* **WHAT YOU ARE ASKED TO DO**
All lines below containing "water" are to be listed.

* **TASK INPUT**
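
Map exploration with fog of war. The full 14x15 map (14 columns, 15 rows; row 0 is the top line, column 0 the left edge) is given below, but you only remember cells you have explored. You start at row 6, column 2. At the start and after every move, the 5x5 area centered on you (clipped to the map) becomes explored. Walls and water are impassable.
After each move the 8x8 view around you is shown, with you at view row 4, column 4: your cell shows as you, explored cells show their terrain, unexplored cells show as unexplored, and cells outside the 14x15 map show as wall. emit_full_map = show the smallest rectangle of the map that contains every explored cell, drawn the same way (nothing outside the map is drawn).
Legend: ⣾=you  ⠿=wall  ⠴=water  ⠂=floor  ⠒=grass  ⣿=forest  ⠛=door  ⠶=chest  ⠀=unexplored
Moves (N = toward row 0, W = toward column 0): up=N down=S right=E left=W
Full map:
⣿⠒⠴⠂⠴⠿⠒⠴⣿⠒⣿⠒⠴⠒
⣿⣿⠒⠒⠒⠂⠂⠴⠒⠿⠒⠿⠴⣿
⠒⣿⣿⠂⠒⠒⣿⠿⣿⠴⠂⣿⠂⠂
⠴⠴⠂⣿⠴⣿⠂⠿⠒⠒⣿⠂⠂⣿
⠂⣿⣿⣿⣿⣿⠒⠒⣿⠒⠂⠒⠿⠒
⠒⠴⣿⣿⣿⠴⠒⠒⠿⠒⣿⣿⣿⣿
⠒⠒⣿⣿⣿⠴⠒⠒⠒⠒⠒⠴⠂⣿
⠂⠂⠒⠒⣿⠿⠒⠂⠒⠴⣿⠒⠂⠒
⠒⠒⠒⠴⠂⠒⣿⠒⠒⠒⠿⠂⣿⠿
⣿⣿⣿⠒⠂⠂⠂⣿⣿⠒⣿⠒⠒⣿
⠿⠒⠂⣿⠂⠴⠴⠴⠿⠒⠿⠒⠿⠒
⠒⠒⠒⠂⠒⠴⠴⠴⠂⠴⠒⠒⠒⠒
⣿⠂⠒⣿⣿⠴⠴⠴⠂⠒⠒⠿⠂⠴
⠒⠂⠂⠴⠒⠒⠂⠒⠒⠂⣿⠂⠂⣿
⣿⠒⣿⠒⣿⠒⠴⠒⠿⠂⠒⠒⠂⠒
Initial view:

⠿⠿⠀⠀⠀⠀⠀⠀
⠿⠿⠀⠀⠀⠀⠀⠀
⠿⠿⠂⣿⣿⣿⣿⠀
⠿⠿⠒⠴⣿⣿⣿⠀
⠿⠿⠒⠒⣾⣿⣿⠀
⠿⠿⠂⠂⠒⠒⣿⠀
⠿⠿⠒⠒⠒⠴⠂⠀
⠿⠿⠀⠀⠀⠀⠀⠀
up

⠿⠿⠀⠀⠀⠀⠀⠀
⠿⠿⠀⠀⠀⠀⠀⠀
⠿⠿⠴⠴⠂⣿⠴⠀
⠿⠿⠂⣿⣿⣿⣿⠀
⠿⠿⠒⠴⣾⣿⣿⠀
⠿⠿⠒⠒⣿⣿⣿⠀
⠿⠿⠂⠂⠒⠒⣿⠀
⠿⠿⠒⠒⠒⠴⠂⠀

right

⠿⠀⠀⠀⠀⠀⠀⠀
⠿⠀⠀⠀⠀⠀⠀⠀
⠿⠴⠴⠂⣿⠴⣿⠀
⠿⠂⣿⣿⣿⣿⣿⠀
⠿⠒⠴⣿⣾⣿⠴⠀
⠿⠒⠒⣿⣿⣿⠴⠀
⠿⠂⠂⠒⠒⣿⠿⠀
⠿⠒⠒⠒⠴⠂⠀⠀

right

⠀⠀⠀⠀⠀⠀⠀⠀
⠀⠀⠀⠀⠀⠀⠀⠀
⠴⠴⠂⣿⠴⣿⠂⠀
⠂⣿⣿⣿⣿⣿⠒⠀
⠒⠴⣿⣿⣾⠴⠒⠀
⠒⠒⣿⣿⣿⠴⠒⠀
⠂⠂⠒⠒⣿⠿⠒⠀
⠒⠒⠒⠴⠂⠀⠀⠀

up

⠀⠀⠀⠀⠀⠀⠀⠀
⠀⠀⠀⠀⠀⠀⠀⠀
⠀⠀⣿⠂⠒⠒⣿⠀
⠴⠴⠂⣿⠴⣿⠂⠀
⠂⣿⣿⣿⣾⣿⠒⠀
⠒⠴⣿⣿⣿⠴⠒⠀
⠒⠒⣿⣿⣿⠴⠒⠀
⠂⠂⠒⠒⣿⠿⠒⠀

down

⠀⠀⠀⠀⠀⠀⠀⠀
⠀⠀⣿⠂⠒⠒⣿⠀
⠴⠴⠂⣿⠴⣿⠂⠀
⠂⣿⣿⣿⣿⣿⠒⠀
⠒⠴⣿⣿⣾⠴⠒⠀
⠒⠒⣿⣿⣿⠴⠒⠀
⠂⠂⠒⠒⣿⠿⠒⠀
⠒⠒⠒⠴⠂⠀⠀⠀

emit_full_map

⠀⠀⣿⠂⠒⠒⣿
⠴⠴⠂⣿⠴⣿⠂
⠂⣿⣿⣿⣿⣿⠒
⠒⠴⣿⣿⣾⠴⠒
⠒⠒⣿⣿⣿⠴⠒
⠂⠂⠒⠒⣿⠿⠒
⠒⠒⠒⠴⠂⠀⠀

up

⠀⠀⠀⠀⠀⠀⠀⠀
⠀⠀⠀⠀⠀⠀⠀⠀
⠀⠀⣿⠂⠒⠒⣿⠀
⠴⠴⠂⣿⠴⣿⠂⠀
⠂⣿⣿⣿⣾⣿⠒⠀
⠒⠴⣿⣿⣿⠴⠒⠀
⠒⠒⣿⣿⣿⠴⠒⠀
⠂⠂⠒⠒⣿⠿⠒⠀

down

⠀⠀⠀⠀⠀⠀⠀⠀
⠀⠀⣿⠂⠒⠒⣿⠀
⠴⠴⠂⣿⠴⣿⠂⠀
⠂⣿⣿⣿⣿⣿⠒⠀
⠒⠴⣿⣿⣾⠴⠒⠀
⠒⠒⣿⣿⣿⠴⠒⠀
⠂⠂⠒⠒⣿⠿⠒⠀
⠒⠒⠒⠴⠂⠀⠀⠀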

* **YOUR SOLUTION**
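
Map exploration with fog of war. The full 14x15 map (14 columns, 15 rows; row 0 is the top line, column 0 the left edge) is given below, but you only remember cells you have explored. You start at row 6, column 2. At the start and after every move, the 5x5 area centered on you (clipped to the map) becomes explored. Walls and water are impassable.
Legend: ⣾=you  ⠿=wall  ⠴=water  ⠂=floor  ⠒=grass  ⣿=forest  ⠛=door  ⠶=chest  ⠀=unexplored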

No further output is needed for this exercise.